▸ **Work to be completed**:
Among the entries below, how many lines contain the string "Given"? Only the number is wanted.

▸ **Material for the task**:
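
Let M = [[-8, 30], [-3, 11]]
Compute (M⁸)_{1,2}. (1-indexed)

7650

tr M = 3 and det M = 2, so the characteristic polynomial is λ² − (3)λ + (2) with roots 2 and 1.
Eigenvectors give P = [[3, 10], [1, 3]] with P⁻¹ = [[-3, 10], [1, -3]], and M = P·diag(2, 1)·P⁻¹.
Then M⁸ = P·diag(256, 1)·P⁻¹ = [[768, 10], [256, 3]] · [[-3, 10], [1, -3]] = [[-2294, 7650], [-765, 2551]].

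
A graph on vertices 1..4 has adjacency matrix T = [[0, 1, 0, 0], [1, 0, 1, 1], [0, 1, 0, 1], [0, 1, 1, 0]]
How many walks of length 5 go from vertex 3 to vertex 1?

The number of length-5 walks from vertex 3 to vertex 1 is entry (3,1) of T⁵, where T is the adjacency matrix.
T² = [[1, 0, 1, 1], [0, 3, 1, 1], [1, 1, 2, 1], [1, 1, 1, 2]]
T³ = [[0, 3, 1, 1], [3, 2, 4, 4], [1, 4, 2, 3], [1, 4, 3, 2]]
T⁴ = [[3, 2, 4, 4], [2, 11, 6, 6], [4, 6, 7, 6], [4, 6, 6, 7]]
T⁵ = [[2, 11, 6, 6], [11, 14, 17, 17], [6, 17, 12, 13], [6, 17, 13, 12]]

6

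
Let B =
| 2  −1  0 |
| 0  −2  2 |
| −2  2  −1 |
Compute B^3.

[[12, −8, 2], [4, −24, 22], [−14, 20, −13]]

B^2 = [[4, 0, −2], [−4, 8, −6], [−2, −4, 5]]
B^3 = [[12, −8, 2], [4, −24, 22], [−14, 20, −13]]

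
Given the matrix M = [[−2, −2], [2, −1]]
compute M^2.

[[0, 6], [−6, −3]]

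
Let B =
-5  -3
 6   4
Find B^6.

[[127, 63], [-126, -62]]

tr B = -1 and det B = -2, so the characteristic polynomial is λ² − (-1)λ + (-2) with roots 1 and -2.
Eigenvectors give P = [[-1, -1], [2, 1]] with P⁻¹ = [[1, 1], [-2, -1]], and B = P·diag(1, -2)·P⁻¹.
Then B^6 = P·diag(1, 64)·P⁻¹ = [[-1, -64], [2, 64]] · [[1, 1], [-2, -1]] = [[127, 63], [-126, -62]].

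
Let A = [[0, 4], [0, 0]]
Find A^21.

[[0, 0], [0, 0]]

A is strictly triangular, hence nilpotent: A^2 = 0, so A^21 = 0.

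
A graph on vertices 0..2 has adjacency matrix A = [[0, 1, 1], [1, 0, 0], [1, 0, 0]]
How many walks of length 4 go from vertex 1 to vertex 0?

0

The number of length-4 walks from vertex 1 to vertex 0 is entry (1,0) of A^4, where A is the adjacency matrix.
A^2 = [[2, 0, 0], [0, 1, 1], [0, 1, 1]]
A^3 = [[0, 2, 2], [2, 0, 0], [2, 0, 0]]
A^4 = [[4, 0, 0], [0, 2, 2], [0, 2, 2]]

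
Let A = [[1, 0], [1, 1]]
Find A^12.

[[1, 0], [12, 1]]

A = I + N where N = [[0, 0], [1, 0]] is strictly lower-triangular, so N^2 = 0.
(I + N)^12 = I + 12·N = [[1, 0], [12, 1]].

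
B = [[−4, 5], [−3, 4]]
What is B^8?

[[1, 0], [0, 1]]

B² = I (check: tr B = 0 and det B = −1), so B^8 = I since 8 is even.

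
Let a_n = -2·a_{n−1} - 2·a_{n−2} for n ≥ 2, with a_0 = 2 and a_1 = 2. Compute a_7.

With companion matrix B = [[-2, -2], [1, 0]], [a_n, a_{n−1}]ᵀ = B·[a_{n−1}, a_{n−2}]ᵀ, so [a_7, a_6]ᵀ = B^6·[a_1, a_0]ᵀ.
B^6 = [[-8, -16], [8, 8]], giving [a_7, a_6]ᵀ = [[-48], [32]].

-48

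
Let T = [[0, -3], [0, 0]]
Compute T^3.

[[0, 0], [0, 0]]

T is strictly triangular, hence nilpotent: T^2 = 0, so T^3 = 0.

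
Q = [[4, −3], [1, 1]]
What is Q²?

[[13, −15], [5, −2]]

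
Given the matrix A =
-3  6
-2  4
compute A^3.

A² = A (a projection; rank 1, trace 1), so A^3 = A.

[[-3, 6], [-2, 4]]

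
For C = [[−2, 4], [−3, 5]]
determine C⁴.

tr C = 3 and det C = 2, so the characteristic polynomial is λ² − (3)λ + (2) with roots 1 and 2.
Eigenvectors give P = [[4, 1], [3, 1]] with P⁻¹ = [[1, −1], [−3, 4]], and C = P·diag(1, 2)·P⁻¹.
Then C⁴ = P·diag(1, 16)·P⁻¹ = [[4, 16], [3, 16]] · [[1, −1], [−3, 4]] = [[−44, 60], [−45, 61]].

[[−44, 60], [−45, 61]]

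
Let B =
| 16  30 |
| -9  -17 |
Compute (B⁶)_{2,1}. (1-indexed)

tr B = -1 and det B = -2, so the characteristic polynomial is λ² − (-1)λ + (-2) with roots 1 and -2.
Eigenvectors give P = [[-2, -5], [1, 3]] with P⁻¹ = [[-3, -5], [1, 2]], and B = P·diag(1, -2)·P⁻¹.
Then B⁶ = P·diag(1, 64)·P⁻¹ = [[-2, -320], [1, 192]] · [[-3, -5], [1, 2]] = [[-314, -630], [189, 379]].

189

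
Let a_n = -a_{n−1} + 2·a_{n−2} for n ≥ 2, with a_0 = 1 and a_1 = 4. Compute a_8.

-254

With companion matrix T = [[-1, 2], [1, 0]], [a_n, a_{n−1}]ᵀ = T·[a_{n−1}, a_{n−2}]ᵀ, so [a_8, a_7]ᵀ = T^7·[a_1, a_0]ᵀ.
T^7 = [[-85, 86], [43, -42]], giving [a_8, a_7]ᵀ = [[-254], [130]].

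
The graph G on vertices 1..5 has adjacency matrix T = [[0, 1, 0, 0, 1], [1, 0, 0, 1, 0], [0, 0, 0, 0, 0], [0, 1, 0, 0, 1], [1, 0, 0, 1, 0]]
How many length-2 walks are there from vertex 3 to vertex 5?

The number of length-2 walks from vertex 3 to vertex 5 is entry (3,5) of T², where T is the adjacency matrix.
T² = [[2, 0, 0, 2, 0], [0, 2, 0, 0, 2], [0, 0, 0, 0, 0], [2, 0, 0, 2, 0], [0, 2, 0, 0, 2]]

0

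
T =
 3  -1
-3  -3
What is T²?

[[12, 0], [0, 12]]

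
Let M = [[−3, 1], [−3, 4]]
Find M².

[[6, 1], [−3, 13]]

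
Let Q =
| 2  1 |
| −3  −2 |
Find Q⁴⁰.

Q² = I (check: tr Q = 0 and det Q = −1), so Q⁴⁰ = I since 40 is even.

[[1, 0], [0, 1]]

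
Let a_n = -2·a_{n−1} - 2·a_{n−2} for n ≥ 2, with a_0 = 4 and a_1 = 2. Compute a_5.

-8

With companion matrix M = [[-2, -2], [1, 0]], [a_n, a_{n−1}]ᵀ = M·[a_{n−1}, a_{n−2}]ᵀ, so [a_5, a_4]ᵀ = M⁴·[a_1, a_0]ᵀ.
M⁴ = [[-4, 0], [0, -4]], giving [a_5, a_4]ᵀ = [[-8], [-16]].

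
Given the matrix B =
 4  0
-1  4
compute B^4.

[[256, 0], [-256, 256]]

B^2 = [[16, 0], [-8, 16]]
B^3 = [[64, 0], [-48, 64]]
B^4 = [[256, 0], [-256, 256]]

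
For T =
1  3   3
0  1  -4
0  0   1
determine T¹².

[[1, 36, -756], [0, 1, -48], [0, 0, 1]]

T = I + N where N = [[0, 3, 3], [0, 0, -4], [0, 0, 0]] is strictly upper-triangular, so N³ = 0.
(I + N)¹² = I + 12·N + 66·N² = [[1, 36, -756], [0, 1, -48], [0, 0, 1]].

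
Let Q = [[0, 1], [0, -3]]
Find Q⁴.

Q² = [[0, -3], [0, 9]]
Q³ = [[0, 9], [0, -27]]
Q⁴ = [[0, -27], [0, 81]]

[[0, -27], [0, 81]]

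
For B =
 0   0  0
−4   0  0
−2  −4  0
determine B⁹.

B is strictly triangular, hence nilpotent: B³ = 0, so B⁹ = 0.

[[0, 0, 0], [0, 0, 0], [0, 0, 0]]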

▸ **Response to this exercise**:
3